=== Material to process ===

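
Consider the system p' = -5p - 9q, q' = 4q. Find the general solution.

p(t) = -c_1e^(-5t) - c_2e^(4t), q(t) = c_2e^(4t)

Coefficient matrix A = [[-5, -9], [0, 4]].
Characteristic polynomial det(A - λI) = λ^2 + λ - 20 = 0.
Eigenvalues λ = -5, 4.
For λ=-5: (A-λI) row 1 is [0, -9], so an eigenvector is (-1, 0).
For λ=4: (A-λI) row 1 is [-9, -9], so an eigenvector is (-1, 1).
General solution: c_1e^(-5t)(-1,0) + c_2e^(4t)(-1,1).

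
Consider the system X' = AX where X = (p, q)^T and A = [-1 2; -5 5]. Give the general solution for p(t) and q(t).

p(t) = K_1e^(2t)sin(t) - K_1e^(2t)cos(t) - K_2e^(2t)sin(t) - K_2e^(2t)cos(t), q(t) = 2K_1e^(2t)sin(t) - K_1e^(2t)cos(t) - K_2e^(2t)sin(t) - 2K_2e^(2t)cos(t)

Coefficient matrix A = [[-1, 2], [-5, 5]].
Characteristic polynomial det(A - λI) = λ^2 - 4λ + 5 = 0.
Eigenvalues λ = 2 ± i (complex conjugate pair).
For λ=2+i: an eigenvector is (-1,-1) - i(1,2) = (-1 - i, -1 - 2i).
A real fundamental pair from Re and Im of e^((2+i)t)v: X_1 = e^(2t)(cos(t)·(-1,-1) + sin(t)·(1,2)), X_2 = e^(2t)(sin(t)·(-1,-1) - cos(t)·(1,2)).
General solution: K_1X_1 + K_2X_2.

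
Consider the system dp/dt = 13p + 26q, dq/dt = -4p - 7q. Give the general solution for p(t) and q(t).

Coefficient matrix A = [[13, 26], [-4, -7]].
Characteristic polynomial det(A - λI) = λ^2 - 6λ + 13 = 0.
Eigenvalues λ = 3 ± 2i (complex conjugate pair).
For λ=3+2i: an eigenvector is (-3,1) - i(-2,1) = (-3 + 2i, 1 - i).
A real fundamental pair from Re and Im of e^((3+2i)t)v: X_1 = e^(3t)(cos(2t)·(-3,1) + sin(2t)·(-2,1)), X_2 = e^(3t)(sin(2t)·(-3,1) - cos(2t)·(-2,1)).
General solution: c_1X_1 + c_2X_2.

p(t) = -2c_1e^(3t)sin(2t) - 3c_1e^(3t)cos(2t) - 3c_2e^(3t)sin(2t) + 2c_2e^(3t)cos(2t), q(t) = c_1e^(3t)sin(2t) + c_1e^(3t)cos(2t) + c_2e^(3t)sin(2t) - c_2e^(3t)cos(2t)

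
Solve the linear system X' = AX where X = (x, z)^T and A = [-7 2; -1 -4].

x(t) = K_1e^(-5t) + 2K_2e^(-6t), z(t) = K_1e^(-5t) + K_2e^(-6t)

Coefficient matrix A = [[-7, 2], [-1, -4]].
Characteristic polynomial det(A - λI) = λ^2 + 11λ + 30 = 0.
Eigenvalues λ = -5, -6.
For λ=-5: (A-λI) row 1 is [-2, 2], so an eigenvector is (1, 1).
For λ=-6: (A-λI) row 1 is [-1, 2], so an eigenvector is (2, 1).
General solution: K_1e^(-5t)(1,1) + K_2e^(-6t)(2,1).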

===

[To do]
Each line of the listing should be copied exactly, with none left out.

[Solved problem]
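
Consider the system p' = -5p - 9q, q' = 4q. Find the general solution.

p(t) = -c_1e^(-5t) - c_2e^(4t), q(t) = c_2e^(4t)

Coefficient matrix A = [[-5, -9], [0, 4]].
Characteristic polynomial det(A - λI) = λ^2 + λ - 20 = 0.
Eigenvalues λ = -5, 4.
For λ=-5: (A-λI) row 1 is [0, -9], so an eigenvector is (-1, 0).
For λ=4: (A-λI) row 1 is [-9, -9], so an eigenvector is (-1, 1).
General solution: c_1e^(-5t)(-1,0) + c_2e^(4t)(-1,1).

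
Consider the system X' = AX where X = (p, q)^T and A = [-1 2; -5 5]. Give the general solution for p(t) and q(t).

p(t) = K_1e^(2t)sin(t) - K_1e^(2t)cos(t) - K_2e^(2t)sin(t) - K_2e^(2t)cos(t), q(t) = 2K_1e^(2t)sin(t) - K_1e^(2t)cos(t) - K_2e^(2t)sin(t) - 2K_2e^(2t)cos(t)

Coefficient matrix A = [[-1, 2], [-5, 5]].
Characteristic polynomial det(A - λI) = λ^2 - 4λ + 5 = 0.
Eigenvalues λ = 2 ± i (complex conjugate pair).
For λ=2+i: an eigenvector is (-1,-1) - i(1,2) = (-1 - i, -1 - 2i).
A real fundamental pair from Re and Im of e^((2+i)t)v: X_1 = e^(2t)(cos(t)·(-1,-1) + sin(t)·(1,2)), X_2 = e^(2t)(sin(t)·(-1,-1) - cos(t)·(1,2)).
General solution: K_1X_1 + K_2X_2.

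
Consider the system dp/dt = 13p + 26q, dq/dt = -4p - 7q. Give the general solution for p(t) and q(t).

Coefficient matrix A = [[13, 26], [-4, -7]].
Characteristic polynomial det(A - λI) = λ^2 - 6λ + 13 = 0.
Eigenvalues λ = 3 ± 2i (complex conjugate pair).
For λ=3+2i: an eigenvector is (-3,1) - i(-2,1) = (-3 + 2i, 1 - i).
A real fundamental pair from Re and Im of e^((3+2i)t)v: X_1 = e^(3t)(cos(2t)·(-3,1) + sin(2t)·(-2,1)), X_2 = e^(3t)(sin(2t)·(-3,1) - cos(2t)·(-2,1)).
General solution: c_1X_1 + c_2X_2.

p(t) = -2c_1e^(3t)sin(2t) - 3c_1e^(3t)cos(2t) - 3c_2e^(3t)sin(2t) + 2c_2e^(3t)cos(2t), q(t) = c_1e^(3t)sin(2t) + c_1e^(3t)cos(2t) + c_2e^(3t)sin(2t) - c_2e^(3t)cos(2t)

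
Solve the linear system X' = AX where X = (x, z)^T and A = [-7 2; -1 -4].

x(t) = K_1e^(-5t) + 2K_2e^(-6t), z(t) = K_1e^(-5t) + K_2e^(-6t)

Coefficient matrix A = [[-7, 2], [-1, -4]].
Characteristic polynomial det(A - λI) = λ^2 + 11λ + 30 = 0.
Eigenvalues λ = -5, -6.
For λ=-5: (A-λI) row 1 is [-2, 2], so an eigenvector is (1, 1).
For λ=-6: (A-λI) row 1 is [-1, 2], so an eigenvector is (2, 1).
General solution: K_1e^(-5t)(1,1) + K_2e^(-6t)(2,1).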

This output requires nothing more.